Output exactly the lines spanning from the line containing "Convert 76.19092 deg" to the last line of the entries, inclusive.
BEGIN MATERIAL SHOWN
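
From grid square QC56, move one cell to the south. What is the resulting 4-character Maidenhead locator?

QC55

Latitude square 6; −1 → 5.
The longitude characters are unchanged.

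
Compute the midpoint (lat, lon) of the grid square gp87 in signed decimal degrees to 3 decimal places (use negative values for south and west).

67.500, -43.000

Field G=6, P=15: +6·20° lon, +15·10° lat → SW at lon -60°, lat 60°.
Square 8, 7: +8·2° lon, +7·1° lat → SW at lon -44°, lat 67°.
Cell spans 2° lon × 1° lat. Centre is SW corner plus half of each.
latitude 67.500, longitude -43.000.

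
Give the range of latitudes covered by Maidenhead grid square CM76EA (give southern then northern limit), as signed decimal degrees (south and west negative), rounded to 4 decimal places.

36.0000, 36.0417

Field C=2, M=12: +2·20° lon, +12·10° lat → SW at lon -140°, lat 30°.
Square 7, 6: +7·2° lon, +6·1° lat → SW at lon -126°, lat 36°.
Subsquare e=4, a=0: +4·0.0833333° lon, +0·0.0416667° lat → SW at lon -125.667°, lat 36°.
Cell spans 0.0833333° lon × 0.0416667° lat.
south 36.0000, north 36.0417.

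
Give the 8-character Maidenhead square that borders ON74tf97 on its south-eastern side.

ON74uf06

Longitude extended square 9; +1 → 10, wraps to 0, carry into subsquare.
Longitude subsquare t = 19; +1 → 20 = u.
Latitude extended square 7; −1 → 6.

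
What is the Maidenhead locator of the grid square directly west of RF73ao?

Longitude subsquare a = 0; −1 → -1, wraps to 23 = x, carry into square.
Longitude square 7; −1 → 6.
The latitude characters are unchanged.

RF63xo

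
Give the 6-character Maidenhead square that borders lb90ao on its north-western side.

Longitude subsquare a = 0; −1 → -1, wraps to 23 = x, carry into square.
Longitude square 9; −1 → 8.
Latitude subsquare o = 14; +1 → 15 = p.

LB80xp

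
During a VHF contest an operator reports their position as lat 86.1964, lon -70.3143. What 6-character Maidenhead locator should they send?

Offset from 180°W / 90°S: lon 109.6857°, lat 176.1964°.
Field (20°×10°, letters A–R): 109.6857/20 → 5 → F, 176.1964/10 → 17 → R; chars FR.
Square (2°×1°, digits 0–9): 9.6857/2 → 4, 6.1964/1 → 6; chars 46.
Subsquare (5′×2.5′, letters a–x): 1.6857/0.0833333 → 20 → u, 0.1964/0.0416667 → 4 → e; chars ue.

FR46ue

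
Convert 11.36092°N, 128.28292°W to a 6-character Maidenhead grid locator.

CK51ui

Shift to the Maidenhead origin (180°W, 90°S): lon 51.7171, lat 101.3609.
Field: 51.7171/20 → 2 → C, 101.3609/10 → 10 → K; chars CK.
Square: 11.7171/2 → 5, 1.3609/1 → 1; chars 51.
Subsquare: 1.7171/0.0833333 → 20 → u, 0.3609/0.0416667 → 8 → i; chars ui.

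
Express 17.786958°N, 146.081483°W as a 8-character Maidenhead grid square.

BK67xs08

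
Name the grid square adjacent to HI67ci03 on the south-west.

HI67bi92

Longitude extended square 0; −1 → -1, wraps to 9, carry into subsquare.
Longitude subsquare c = 2; −1 → 1 = b.
Latitude extended square 3; −1 → 2.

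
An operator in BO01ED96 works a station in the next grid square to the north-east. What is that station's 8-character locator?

Longitude extended square 9; +1 → 10, wraps to 0, carry into subsquare.
Longitude subsquare e = 4; +1 → 5 = f.
Latitude extended square 6; +1 → 7.

BO01fd07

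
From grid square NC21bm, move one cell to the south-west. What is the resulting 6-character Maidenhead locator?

NC21al

Longitude subsquare b = 1; −1 → 0 = a.
Latitude subsquare m = 12; −1 → 11 = l.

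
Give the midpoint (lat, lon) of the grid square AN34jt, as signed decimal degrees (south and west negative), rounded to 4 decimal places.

44.8125, -173.2083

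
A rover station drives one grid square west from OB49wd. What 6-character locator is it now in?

OB49vd

Longitude subsquare w = 22; −1 → 21 = v.
The latitude characters are unchanged.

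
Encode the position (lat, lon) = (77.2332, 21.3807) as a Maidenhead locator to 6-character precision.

KQ07qf

Add 180° to longitude and 90° to latitude: 201.3807, 167.2332.
Field (20°×10°, letters A–R): lon ⌊201.3807/20⌋ = 10 → K; lat ⌊167.2332/10⌋ = 16 → Q.
Square (2°×1°, digits 0–9): lon ⌊1.3807/2⌋ = 0; lat ⌊7.2332/1⌋ = 7.
Subsquare (5′×2.5′, letters a–x): lon ⌊1.3807/0.0833333⌋ = 16 → q; lat ⌊0.2332/0.0416667⌋ = 5 → f.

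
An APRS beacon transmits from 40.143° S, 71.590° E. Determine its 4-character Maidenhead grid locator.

ME59

Add 180° to longitude and 90° to latitude: 251.59, 49.86.
Field: 251.59/20 → 12 → M, 49.86/10 → 4 → E; chars ME.
Square: 11.59/2 → 5, 9.86/1 → 9; chars 59.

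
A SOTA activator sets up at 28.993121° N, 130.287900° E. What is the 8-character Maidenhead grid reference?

PL58dx48

Add 180° to longitude and 90° to latitude: 310.28790, 118.99312.
Field: 310.28790/20 → 15 → P, 118.99312/10 → 11 → L; chars PL.
Square: 10.28790/2 → 5, 8.99312/1 → 8; chars 58.
Subsquare: 0.28790/0.0833333 → 3 → d, 0.99312/0.0416667 → 23 → x; chars dx.
Extended square: 0.03790/0.00833333 → 4, 0.03479/0.00416667 → 8; chars 48.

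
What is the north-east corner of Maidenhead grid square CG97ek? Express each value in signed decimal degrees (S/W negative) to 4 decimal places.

-22.5417, -121.5833

Field C=2, G=6: +2·20° lon, +6·10° lat → SW at lon -140°, lat -30°.
Square 9, 7: +9·2° lon, +7·1° lat → SW at lon -122°, lat -23°.
Subsquare e=4, k=10: +4·0.0833333° lon, +10·0.0416667° lat → SW at lon -121.667°, lat -22.5833°.
Cell spans 0.0833333° lon × 0.0416667° lat. NE corner is SW corner plus one full cell.
latitude -22.5417, longitude -121.5833.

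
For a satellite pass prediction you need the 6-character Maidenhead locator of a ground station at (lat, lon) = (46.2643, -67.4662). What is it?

FN66gg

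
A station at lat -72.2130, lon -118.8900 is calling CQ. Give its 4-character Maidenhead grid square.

Add 180° to longitude and 90° to latitude: 61.11, 17.79.
Field: lon ⌊61.11/20⌋ = 3 → D; lat ⌊17.79/10⌋ = 1 → B.
Square: lon ⌊1.11/2⌋ = 0; lat ⌊7.79/1⌋ = 7.

DB07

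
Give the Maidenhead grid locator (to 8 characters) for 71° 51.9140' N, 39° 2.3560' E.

KQ91mu47

Add 180° to longitude and 90° to latitude: 219.03927, 161.86523.
Field: 219.03927/20 → 10 → K, 161.86523/10 → 16 → Q; chars KQ.
Square: 19.03927/2 → 9, 1.86523/1 → 1; chars 91.
Subsquare: 1.03927/0.0833333 → 12 → m, 0.86523/0.0416667 → 20 → u; chars mu.
Extended square: 0.03927/0.00833333 → 4, 0.03190/0.00416667 → 7; chars 47.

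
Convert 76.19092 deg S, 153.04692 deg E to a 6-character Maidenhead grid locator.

QB63mt

Shift to the Maidenhead origin (180°W, 90°S): lon 333.0469, lat 13.8091.
Field: 333.0469/20 → 16 → Q, 13.8091/10 → 1 → B; chars QB.
Square: 13.0469/2 → 6, 3.8091/1 → 3; chars 63.
Subsquare: 1.0469/0.0833333 → 12 → m, 0.8091/0.0416667 → 19 → t; chars mt.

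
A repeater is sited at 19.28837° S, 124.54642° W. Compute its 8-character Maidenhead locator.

CH70rr40

Add 180° to longitude and 90° to latitude: 55.45358, 70.71163.
Field: 55.45358/20 → 2 → C, 70.71163/10 → 7 → H; chars CH.
Square: 15.45358/2 → 7, 0.71163/1 → 0; chars 70.
Subsquare: 1.45358/0.0833333 → 17 → r, 0.71163/0.0416667 → 17 → r; chars rr.
Extended square: 0.03691/0.00833333 → 4, 0.00330/0.00416667 → 0; chars 40.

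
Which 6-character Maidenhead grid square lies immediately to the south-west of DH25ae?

DH15xd

Longitude subsquare a = 0; −1 → -1, wraps to 23 = x, carry into square.
Longitude square 2; −1 → 1.
Latitude subsquare e = 4; −1 → 3 = d.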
END MATERIAL SHOWN
## SOLUTION TO THIS TASK
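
Convert 76.19092 deg S, 153.04692 deg E to a 6-character Maidenhead grid locator.

QB63mt

Shift to the Maidenhead origin (180°W, 90°S): lon 333.0469, lat 13.8091.
Field: 333.0469/20 → 16 → Q, 13.8091/10 → 1 → B; chars QB.
Square: 13.0469/2 → 6, 3.8091/1 → 3; chars 63.
Subsquare: 1.0469/0.0833333 → 12 → m, 0.8091/0.0416667 → 19 → t; chars mt.

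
A repeater is sited at 19.28837° S, 124.54642° W. Compute its 8-character Maidenhead locator.

CH70rr40

Add 180° to longitude and 90° to latitude: 55.45358, 70.71163.
Field: 55.45358/20 → 2 → C, 70.71163/10 → 7 → H; chars CH.
Square: 15.45358/2 → 7, 0.71163/1 → 0; chars 70.
Subsquare: 1.45358/0.0833333 → 17 → r, 0.71163/0.0416667 → 17 → r; chars rr.
Extended square: 0.03691/0.00833333 → 4, 0.00330/0.00416667 → 0; chars 40.

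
Which 6-character Maidenhead grid square lies immediately to the south-west of DH25ae?

DH15xd

Longitude subsquare a = 0; −1 → -1, wraps to 23 = x, carry into square.
Longitude square 2; −1 → 1.
Latitude subsquare e = 4; −1 → 3 = d.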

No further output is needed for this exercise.